This task calls for copying each line below that contains "forms".

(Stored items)
- - -
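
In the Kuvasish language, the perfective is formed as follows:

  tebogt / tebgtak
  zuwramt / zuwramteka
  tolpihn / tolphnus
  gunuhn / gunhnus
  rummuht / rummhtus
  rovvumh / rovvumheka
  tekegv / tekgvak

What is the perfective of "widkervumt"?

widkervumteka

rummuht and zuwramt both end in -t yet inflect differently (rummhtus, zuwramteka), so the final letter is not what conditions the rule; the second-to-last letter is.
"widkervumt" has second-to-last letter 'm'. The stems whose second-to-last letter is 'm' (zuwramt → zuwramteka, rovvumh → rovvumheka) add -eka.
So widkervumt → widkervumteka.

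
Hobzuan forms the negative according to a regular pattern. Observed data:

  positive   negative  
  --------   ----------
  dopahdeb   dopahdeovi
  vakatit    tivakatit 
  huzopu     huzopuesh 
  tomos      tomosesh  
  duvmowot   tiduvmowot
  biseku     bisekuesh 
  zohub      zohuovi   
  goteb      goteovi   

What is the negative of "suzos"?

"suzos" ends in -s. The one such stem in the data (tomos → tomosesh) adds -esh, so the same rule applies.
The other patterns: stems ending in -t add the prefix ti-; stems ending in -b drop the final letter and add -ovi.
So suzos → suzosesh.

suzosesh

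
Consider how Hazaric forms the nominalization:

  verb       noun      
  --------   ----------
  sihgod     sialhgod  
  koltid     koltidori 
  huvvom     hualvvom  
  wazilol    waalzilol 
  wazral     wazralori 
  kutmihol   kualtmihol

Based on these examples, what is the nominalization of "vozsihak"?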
- - -
■ SOLUTION TO THIS TASK ■
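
Hobzuan forms the negative according to a regular pattern. Observed data:
Consider how Hazaric forms the nominalization: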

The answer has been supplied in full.